-- LISTED RECORDS follows --
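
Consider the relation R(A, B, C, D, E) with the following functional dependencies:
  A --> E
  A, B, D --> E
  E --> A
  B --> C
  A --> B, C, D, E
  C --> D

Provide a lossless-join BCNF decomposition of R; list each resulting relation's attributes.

Candidate keys of the original relation: {A}, {E}.
In {A, B, C, D, E}, {B} is not a superkey ({B}⁺ restricted to this set is {B, C, D}), so split on B --> C, D into {B, C, D} and {A, B, E}.
In {B, C, D}, {C} is not a superkey ({C}⁺ restricted to this set is {C, D}), so split on C --> D into {C, D} and {B, C}.
{C, D}: every determinant is a superkey — BCNF.
{B, C}: every determinant is a superkey — BCNF.
{A, B, E}: every determinant is a superkey — BCNF.

{A, B, E}; {B, C}; {C, D}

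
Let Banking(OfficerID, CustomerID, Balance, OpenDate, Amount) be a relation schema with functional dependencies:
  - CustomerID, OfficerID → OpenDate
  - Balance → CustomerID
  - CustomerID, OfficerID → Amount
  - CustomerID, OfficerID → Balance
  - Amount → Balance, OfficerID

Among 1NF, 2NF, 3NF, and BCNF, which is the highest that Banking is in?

3NF

Candidate keys: {Amount}, {Balance, OfficerID}, {CustomerID, OfficerID}. Prime attributes: {Amount, Balance, CustomerID, OfficerID}.
Balance → CustomerID breaks BCNF: {Balance}⁺ = {Balance, CustomerID}, so {Balance} is not a superkey.
But every attribute on its right side ({CustomerID}) is prime, and the same holds for every other non-superkey FD, so 3NF still holds.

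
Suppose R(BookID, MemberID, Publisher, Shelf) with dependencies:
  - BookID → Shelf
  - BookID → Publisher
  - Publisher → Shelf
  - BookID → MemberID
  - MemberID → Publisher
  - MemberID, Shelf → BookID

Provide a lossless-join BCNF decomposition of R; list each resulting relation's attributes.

Candidate keys of the original relation: {BookID}, {MemberID}.
Within {BookID, MemberID, Publisher, Shelf}: {Publisher}⁺ ∩ {BookID, MemberID, Publisher, Shelf} = {Publisher, Shelf}, not the whole set, so Publisher → Shelf violates BCNF; decompose into {Publisher, Shelf} and {BookID, MemberID, Publisher}.
{Publisher, Shelf}: every determinant is a superkey — BCNF.
{BookID, MemberID, Publisher}: every determinant is a superkey — BCNF.

{BookID, MemberID, Publisher}; {Publisher, Shelf}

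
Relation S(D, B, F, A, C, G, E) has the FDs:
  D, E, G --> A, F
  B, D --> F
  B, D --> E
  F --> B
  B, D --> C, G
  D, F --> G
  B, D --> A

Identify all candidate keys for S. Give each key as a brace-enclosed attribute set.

{B, D}, {D, E, G}, {D, F}

Attributes never on any right-hand side: {D} — every candidate key must contain it.
{B, D}⁺ = {A, B, C, D, E, F, G} — all of the relation — so {B, D} is a candidate key.
{D, F}⁺ = {A, B, C, D, E, F, G} — all of the relation — so {D, F} is a candidate key.
{D, E, G}⁺ = {A, B, C, D, E, F, G} — all of the relation — so {D, E, G} is a candidate key.
No proper subset of any of these is a key, and no other minimal superkey exists.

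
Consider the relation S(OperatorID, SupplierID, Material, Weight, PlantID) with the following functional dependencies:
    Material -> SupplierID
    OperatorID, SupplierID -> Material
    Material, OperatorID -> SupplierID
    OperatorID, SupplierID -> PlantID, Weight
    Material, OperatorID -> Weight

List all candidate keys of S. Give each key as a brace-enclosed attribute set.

{OperatorID} never appears on the right of any FD, so every key must include it.
{Material, OperatorID}⁺ = {Material, OperatorID, PlantID, SupplierID, Weight}, which is every attribute, so {Material, OperatorID} is a candidate key.
{OperatorID, SupplierID}⁺ = {Material, OperatorID, PlantID, SupplierID, Weight}, which is every attribute, so {OperatorID, SupplierID} is a candidate key.
Any other superkey properly contains one of these, so there are no further candidate keys.

{Material, OperatorID}, {OperatorID, SupplierID}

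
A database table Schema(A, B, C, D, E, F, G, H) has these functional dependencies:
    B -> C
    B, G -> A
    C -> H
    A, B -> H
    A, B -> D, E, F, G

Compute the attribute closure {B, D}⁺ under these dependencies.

{B, C, D, H}

Start with {B, D}.
B -> C applies; add {C} → now {B, C, D}.
C -> H applies; add {H} → now {B, C, D, H}.
No further FD applies.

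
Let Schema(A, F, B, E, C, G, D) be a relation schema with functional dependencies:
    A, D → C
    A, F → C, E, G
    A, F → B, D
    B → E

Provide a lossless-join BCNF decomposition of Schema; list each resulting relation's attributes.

{A, B, D, F, G}; {A, C, D}; {B, E}

Candidate key of the original relation: {A, F}.
In {A, B, C, D, E, F, G}, {A, D} is not a superkey ({A, D}⁺ restricted to this set is {A, C, D}), so split on A, D → C into {A, C, D} and {A, B, D, E, F, G}.
{A, C, D} has no BCNF violation.
In {A, B, D, E, F, G}, {B} is not a superkey ({B}⁺ restricted to this set is {B, E}), so split on B → E into {B, E} and {A, B, D, F, G}.
{B, E} has no BCNF violation.
{A, B, D, F, G} has no BCNF violation.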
-- LISTED RECORDS concluded --
■ **YOUR INSTRUCTIONS**: The task calls for all lines in the entries that hold "Consider".

■ **PROBLEM SOLUTION**:
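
Consider the relation R(A, B, C, D, E) with the following functional dependencies:
Consider the relation S(OperatorID, SupplierID, Material, Weight, PlantID) with the following functional dependencies: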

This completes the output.